Saved data entries
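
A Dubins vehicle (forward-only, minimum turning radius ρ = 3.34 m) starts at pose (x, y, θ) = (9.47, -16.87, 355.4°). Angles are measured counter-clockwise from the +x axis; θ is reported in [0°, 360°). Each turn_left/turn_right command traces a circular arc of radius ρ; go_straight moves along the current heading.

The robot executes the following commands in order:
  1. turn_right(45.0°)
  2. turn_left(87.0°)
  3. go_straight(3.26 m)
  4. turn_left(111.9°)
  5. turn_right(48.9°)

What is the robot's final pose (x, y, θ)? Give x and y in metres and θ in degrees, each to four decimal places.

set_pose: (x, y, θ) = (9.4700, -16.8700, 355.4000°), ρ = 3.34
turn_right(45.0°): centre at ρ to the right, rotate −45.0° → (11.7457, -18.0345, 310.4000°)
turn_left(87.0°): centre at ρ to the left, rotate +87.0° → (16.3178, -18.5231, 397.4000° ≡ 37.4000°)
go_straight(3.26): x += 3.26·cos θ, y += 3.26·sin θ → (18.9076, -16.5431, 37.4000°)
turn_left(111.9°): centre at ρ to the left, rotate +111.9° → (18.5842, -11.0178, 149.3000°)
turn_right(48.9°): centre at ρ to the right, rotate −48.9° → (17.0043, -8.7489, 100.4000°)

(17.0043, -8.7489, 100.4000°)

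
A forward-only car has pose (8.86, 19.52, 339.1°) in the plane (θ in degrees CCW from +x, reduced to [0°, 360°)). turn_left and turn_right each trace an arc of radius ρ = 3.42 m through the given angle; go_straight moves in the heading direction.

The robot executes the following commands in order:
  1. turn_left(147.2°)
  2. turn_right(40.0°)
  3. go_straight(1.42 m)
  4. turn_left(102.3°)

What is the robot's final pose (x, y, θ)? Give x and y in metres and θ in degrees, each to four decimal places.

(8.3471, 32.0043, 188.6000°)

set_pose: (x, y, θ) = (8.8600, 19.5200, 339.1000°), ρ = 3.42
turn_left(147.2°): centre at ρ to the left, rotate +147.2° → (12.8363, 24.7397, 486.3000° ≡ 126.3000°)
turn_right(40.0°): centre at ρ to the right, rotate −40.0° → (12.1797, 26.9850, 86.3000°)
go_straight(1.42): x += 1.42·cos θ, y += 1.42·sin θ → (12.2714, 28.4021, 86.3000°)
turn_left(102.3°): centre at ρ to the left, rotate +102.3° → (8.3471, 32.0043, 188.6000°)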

...

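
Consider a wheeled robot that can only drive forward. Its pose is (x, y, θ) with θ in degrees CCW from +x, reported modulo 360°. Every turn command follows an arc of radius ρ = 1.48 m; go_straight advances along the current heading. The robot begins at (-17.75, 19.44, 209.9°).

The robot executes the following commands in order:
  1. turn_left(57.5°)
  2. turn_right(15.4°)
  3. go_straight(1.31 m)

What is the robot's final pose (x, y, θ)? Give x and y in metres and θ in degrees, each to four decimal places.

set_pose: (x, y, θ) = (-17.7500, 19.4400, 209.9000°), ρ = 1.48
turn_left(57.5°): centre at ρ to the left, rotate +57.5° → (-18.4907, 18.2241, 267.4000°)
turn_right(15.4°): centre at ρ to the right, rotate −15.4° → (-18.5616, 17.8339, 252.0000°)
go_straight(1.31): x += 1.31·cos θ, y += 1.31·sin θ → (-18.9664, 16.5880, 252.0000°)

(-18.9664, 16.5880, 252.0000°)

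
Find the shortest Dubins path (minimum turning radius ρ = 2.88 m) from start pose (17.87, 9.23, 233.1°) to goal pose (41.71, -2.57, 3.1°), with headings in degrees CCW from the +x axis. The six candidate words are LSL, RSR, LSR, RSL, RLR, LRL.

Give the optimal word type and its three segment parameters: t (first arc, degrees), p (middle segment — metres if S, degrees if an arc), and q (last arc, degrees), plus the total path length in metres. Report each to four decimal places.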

What the task asks
Copy out the range of lines above starting at the line with "Find the shortest" and ending at the line with "Give the optimal", exactly and including both.

Finished exercise
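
Find the shortest Dubins path (minimum turning radius ρ = 2.88 m) from start pose (17.87, 9.23, 233.1°) to goal pose (41.71, -2.57, 3.1°), with headings in degrees CCW from the +x axis. The six candidate words are LSL, RSR, LSR, RSL, RLR, LRL.

Give the optimal word type and its three segment parameters: t (first arc, degrees), p (middle segment — metres if S, degrees if an arc), and q (last arc, degrees), plus the total path length in metres. Report each to four decimal places.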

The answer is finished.